◆ GOAL OF THE EXERCISE: The answer must be every line of the records below that holds the word "order".
##### SUPPLIED MATERIAL #####
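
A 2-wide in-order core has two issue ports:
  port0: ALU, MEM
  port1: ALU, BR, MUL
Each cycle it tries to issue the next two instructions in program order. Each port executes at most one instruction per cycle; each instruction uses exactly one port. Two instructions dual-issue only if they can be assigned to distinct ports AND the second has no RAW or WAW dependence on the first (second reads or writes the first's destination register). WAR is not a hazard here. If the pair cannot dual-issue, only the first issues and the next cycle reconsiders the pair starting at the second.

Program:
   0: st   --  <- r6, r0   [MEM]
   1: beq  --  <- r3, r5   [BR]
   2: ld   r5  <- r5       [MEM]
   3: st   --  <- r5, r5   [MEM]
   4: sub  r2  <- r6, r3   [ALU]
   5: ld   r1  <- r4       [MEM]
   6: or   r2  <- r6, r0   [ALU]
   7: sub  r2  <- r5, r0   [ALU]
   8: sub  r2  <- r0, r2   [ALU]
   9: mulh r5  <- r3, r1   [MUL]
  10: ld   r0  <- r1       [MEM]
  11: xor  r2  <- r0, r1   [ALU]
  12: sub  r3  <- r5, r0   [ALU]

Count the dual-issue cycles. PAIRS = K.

PAIRS = 5

0. st.MEM/beq.BR @i0,i1  | dual
1. ld.MEM @i2  | no-port MEM/MEM
2. st.MEM/sub.ALU @i3,i4  | dual
3. ld.MEM/or.ALU @i5,i6  | dual
4. sub.ALU @i7  | RAW+WAW r2
5. sub.ALU/mulh.MUL @i8,i9  | dual
6. ld.MEM @i10  | RAW r0
7. xor.ALU/sub.ALU @i11,i12  | dual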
#####
◆ SOLUTION:
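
A 2-wide in-order core has two issue ports:
Each cycle it tries to issue the next two instructions in program order. Each port executes at most one instruction per cycle; each instruction uses exactly one port. Two instructions dual-issue only if they can be assigned to distinct ports AND the second has no RAW or WAW dependence on the first (second reads or writes the first's destination register). WAR is not a hazard here. If the pair cannot dual-issue, only the first issues and the next cycle reconsiders the pair starting at the second.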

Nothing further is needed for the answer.